--- START ---

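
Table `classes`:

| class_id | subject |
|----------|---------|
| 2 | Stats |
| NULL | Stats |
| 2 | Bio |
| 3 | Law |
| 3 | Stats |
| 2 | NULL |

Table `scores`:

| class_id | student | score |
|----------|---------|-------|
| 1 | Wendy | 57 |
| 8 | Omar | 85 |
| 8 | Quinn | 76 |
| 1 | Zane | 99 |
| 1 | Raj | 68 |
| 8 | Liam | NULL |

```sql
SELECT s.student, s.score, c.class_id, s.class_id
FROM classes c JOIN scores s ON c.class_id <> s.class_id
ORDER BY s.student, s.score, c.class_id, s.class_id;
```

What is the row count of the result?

30

INNER JOIN keeps only pairs where the ON condition holds.
Matching on c.class_id <> s.class_id. A NULL in a compared column never satisfies the condition.
- class_id=2: 6 matching s row(s), so 6 row(s) emitted.
- class_id=NULL: no matching s row, dropped.
- class_id=2: 6 matching s row(s), so 6 row(s) emitted.
- class_id=3: 6 matching s row(s), so 6 row(s) emitted.
- class_id=3: 6 matching s row(s), so 6 row(s) emitted.
- class_id=2: 6 matching s row(s), so 6 row(s) emitted.
Total: 30 rows.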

--- END ---

#### WHAT YOU SHOULD DO:
All of the data above should be reproduced exactly.

#### RESPONSE TO THE TASK:
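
Table `classes`:

| class_id | subject |
|----------|---------|
| 2 | Stats |
| NULL | Stats |
| 2 | Bio |
| 3 | Law |
| 3 | Stats |
| 2 | NULL |

Table `scores`:

| class_id | student | score |
|----------|---------|-------|
| 1 | Wendy | 57 |
| 8 | Omar | 85 |
| 8 | Quinn | 76 |
| 1 | Zane | 99 |
| 1 | Raj | 68 |
| 8 | Liam | NULL |

```sql
SELECT s.student, s.score, c.class_id, s.class_id
FROM classes c JOIN scores s ON c.class_id <> s.class_id
ORDER BY s.student, s.score, c.class_id, s.class_id;
```

What is the row count of the result?

30

INNER JOIN keeps only pairs where the ON condition holds.
Matching on c.class_id <> s.class_id. A NULL in a compared column never satisfies the condition.
- class_id=2: 6 matching s row(s), so 6 row(s) emitted.
- class_id=NULL: no matching s row, dropped.
- class_id=2: 6 matching s row(s), so 6 row(s) emitted.
- class_id=3: 6 matching s row(s), so 6 row(s) emitted.
- class_id=3: 6 matching s row(s), so 6 row(s) emitted.
- class_id=2: 6 matching s row(s), so 6 row(s) emitted.
Total: 30 rows.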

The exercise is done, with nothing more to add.